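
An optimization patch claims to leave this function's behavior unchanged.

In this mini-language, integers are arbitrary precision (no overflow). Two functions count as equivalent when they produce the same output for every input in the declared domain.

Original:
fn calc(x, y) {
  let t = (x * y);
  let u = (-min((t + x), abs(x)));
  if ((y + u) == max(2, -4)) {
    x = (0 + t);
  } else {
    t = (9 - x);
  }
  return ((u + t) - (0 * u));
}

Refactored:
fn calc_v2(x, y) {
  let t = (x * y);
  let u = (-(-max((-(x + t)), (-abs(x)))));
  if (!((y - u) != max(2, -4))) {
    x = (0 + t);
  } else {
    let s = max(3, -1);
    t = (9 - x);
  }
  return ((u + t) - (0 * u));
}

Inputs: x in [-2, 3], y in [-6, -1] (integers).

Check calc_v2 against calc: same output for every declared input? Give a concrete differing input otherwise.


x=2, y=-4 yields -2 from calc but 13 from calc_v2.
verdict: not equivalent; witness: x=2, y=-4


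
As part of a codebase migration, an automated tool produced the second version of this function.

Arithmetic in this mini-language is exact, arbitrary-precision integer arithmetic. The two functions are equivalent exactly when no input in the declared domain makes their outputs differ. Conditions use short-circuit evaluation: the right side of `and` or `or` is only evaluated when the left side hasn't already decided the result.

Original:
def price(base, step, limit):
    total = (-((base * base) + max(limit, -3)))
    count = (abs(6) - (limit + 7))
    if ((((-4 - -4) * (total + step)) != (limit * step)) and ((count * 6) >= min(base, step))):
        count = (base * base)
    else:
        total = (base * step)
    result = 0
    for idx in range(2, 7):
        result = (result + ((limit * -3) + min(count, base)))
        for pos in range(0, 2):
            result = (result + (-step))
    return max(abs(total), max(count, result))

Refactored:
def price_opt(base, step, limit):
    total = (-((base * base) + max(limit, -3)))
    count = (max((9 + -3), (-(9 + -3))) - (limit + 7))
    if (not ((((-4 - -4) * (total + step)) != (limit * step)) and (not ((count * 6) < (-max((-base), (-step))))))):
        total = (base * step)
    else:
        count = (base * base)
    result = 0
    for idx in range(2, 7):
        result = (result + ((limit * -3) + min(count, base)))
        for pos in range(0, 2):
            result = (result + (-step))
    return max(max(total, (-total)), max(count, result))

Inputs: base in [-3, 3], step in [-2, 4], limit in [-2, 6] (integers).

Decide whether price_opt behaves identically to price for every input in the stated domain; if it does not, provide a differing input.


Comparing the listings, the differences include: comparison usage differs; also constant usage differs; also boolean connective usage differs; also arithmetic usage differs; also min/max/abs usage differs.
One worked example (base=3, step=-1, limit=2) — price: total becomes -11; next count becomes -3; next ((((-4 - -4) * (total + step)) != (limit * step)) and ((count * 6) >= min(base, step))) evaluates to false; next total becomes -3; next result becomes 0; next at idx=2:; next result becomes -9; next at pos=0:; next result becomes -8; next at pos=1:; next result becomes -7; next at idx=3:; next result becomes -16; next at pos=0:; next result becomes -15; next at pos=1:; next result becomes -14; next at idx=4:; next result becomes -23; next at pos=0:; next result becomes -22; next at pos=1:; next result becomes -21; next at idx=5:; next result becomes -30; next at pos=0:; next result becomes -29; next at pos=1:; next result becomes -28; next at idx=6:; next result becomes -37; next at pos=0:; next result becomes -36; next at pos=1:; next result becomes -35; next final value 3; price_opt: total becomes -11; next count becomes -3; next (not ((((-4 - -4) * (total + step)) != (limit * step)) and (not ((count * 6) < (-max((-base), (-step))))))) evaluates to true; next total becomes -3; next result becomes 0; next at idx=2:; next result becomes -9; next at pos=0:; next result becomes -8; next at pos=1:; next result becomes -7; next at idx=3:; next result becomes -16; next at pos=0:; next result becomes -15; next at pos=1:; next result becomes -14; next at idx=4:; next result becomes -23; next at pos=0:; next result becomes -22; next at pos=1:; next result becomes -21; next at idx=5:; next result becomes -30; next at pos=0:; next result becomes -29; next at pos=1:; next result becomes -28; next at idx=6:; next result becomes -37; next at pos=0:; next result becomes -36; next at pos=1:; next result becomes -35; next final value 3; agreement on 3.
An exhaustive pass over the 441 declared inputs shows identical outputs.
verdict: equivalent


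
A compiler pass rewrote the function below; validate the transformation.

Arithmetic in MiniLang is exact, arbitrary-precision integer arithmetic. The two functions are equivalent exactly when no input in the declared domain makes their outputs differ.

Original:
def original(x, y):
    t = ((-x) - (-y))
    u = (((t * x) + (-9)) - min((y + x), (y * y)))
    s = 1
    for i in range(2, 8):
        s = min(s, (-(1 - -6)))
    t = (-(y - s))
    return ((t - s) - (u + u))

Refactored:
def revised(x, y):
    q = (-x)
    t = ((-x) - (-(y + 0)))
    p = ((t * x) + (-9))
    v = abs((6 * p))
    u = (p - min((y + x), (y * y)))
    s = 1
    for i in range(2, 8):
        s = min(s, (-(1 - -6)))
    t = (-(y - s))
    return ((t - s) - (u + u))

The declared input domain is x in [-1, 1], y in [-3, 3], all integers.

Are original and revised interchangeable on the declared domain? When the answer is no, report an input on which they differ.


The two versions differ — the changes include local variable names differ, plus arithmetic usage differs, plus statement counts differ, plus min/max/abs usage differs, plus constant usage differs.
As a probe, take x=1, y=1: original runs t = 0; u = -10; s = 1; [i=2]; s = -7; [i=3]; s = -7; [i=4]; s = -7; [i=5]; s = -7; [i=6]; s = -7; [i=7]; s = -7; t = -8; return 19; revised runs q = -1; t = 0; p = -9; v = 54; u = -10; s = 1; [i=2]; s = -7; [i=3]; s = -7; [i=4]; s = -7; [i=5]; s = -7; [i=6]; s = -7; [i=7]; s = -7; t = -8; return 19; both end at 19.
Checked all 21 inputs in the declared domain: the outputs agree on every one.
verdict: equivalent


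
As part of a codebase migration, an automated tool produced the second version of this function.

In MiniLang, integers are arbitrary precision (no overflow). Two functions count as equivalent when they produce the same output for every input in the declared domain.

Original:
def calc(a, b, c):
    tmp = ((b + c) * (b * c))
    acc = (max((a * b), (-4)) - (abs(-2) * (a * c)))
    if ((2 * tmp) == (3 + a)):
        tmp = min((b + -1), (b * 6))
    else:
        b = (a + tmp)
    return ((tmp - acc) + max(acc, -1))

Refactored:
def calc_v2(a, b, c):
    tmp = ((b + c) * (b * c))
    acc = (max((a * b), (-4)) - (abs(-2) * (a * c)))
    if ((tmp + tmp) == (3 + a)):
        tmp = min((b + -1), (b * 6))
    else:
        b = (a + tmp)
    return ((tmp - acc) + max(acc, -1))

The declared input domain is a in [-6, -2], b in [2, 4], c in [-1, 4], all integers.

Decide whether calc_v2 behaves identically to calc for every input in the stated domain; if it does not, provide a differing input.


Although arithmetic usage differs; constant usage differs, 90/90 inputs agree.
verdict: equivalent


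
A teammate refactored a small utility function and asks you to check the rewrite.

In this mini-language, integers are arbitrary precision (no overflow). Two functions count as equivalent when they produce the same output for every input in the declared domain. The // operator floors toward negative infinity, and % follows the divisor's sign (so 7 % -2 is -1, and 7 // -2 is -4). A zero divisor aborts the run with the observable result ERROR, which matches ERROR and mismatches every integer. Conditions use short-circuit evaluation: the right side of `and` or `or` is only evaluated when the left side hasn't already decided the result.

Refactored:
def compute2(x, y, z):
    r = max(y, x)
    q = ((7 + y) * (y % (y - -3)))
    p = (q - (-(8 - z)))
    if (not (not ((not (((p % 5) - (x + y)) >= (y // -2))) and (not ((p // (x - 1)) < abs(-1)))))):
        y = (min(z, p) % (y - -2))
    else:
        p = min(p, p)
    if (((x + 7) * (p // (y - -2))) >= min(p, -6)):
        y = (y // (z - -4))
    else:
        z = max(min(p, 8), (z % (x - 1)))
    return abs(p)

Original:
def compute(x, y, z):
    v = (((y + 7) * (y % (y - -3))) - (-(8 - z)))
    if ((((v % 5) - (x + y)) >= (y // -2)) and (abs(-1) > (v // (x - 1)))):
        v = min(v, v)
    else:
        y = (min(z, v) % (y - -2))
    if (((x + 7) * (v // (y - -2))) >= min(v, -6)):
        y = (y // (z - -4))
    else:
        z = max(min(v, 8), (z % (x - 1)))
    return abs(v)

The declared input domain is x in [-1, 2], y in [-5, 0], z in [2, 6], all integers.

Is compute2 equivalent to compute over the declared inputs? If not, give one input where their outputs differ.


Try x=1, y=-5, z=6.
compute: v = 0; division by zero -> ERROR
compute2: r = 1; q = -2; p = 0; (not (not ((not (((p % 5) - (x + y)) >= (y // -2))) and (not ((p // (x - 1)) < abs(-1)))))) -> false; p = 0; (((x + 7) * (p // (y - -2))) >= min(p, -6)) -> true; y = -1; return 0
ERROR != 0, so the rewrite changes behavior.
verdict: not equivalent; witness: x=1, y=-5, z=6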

• _Exercise details_:
When the word "exactly" appears in a line of the listing, pull that line out.

• _Task result_:
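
Arithmetic in this mini-language is exact, arbitrary-precision integer arithmetic. The two functions are equivalent exactly when no input in the declared domain makes their outputs differ. Conditions use short-circuit evaluation: the right side of `and` or `or` is only evaluated when the left side hasn't already decided the result.
Arithmetic in MiniLang is exact, arbitrary-precision integer arithmetic. The two functions are equivalent exactly when no input in the declared domain makes their outputs differ.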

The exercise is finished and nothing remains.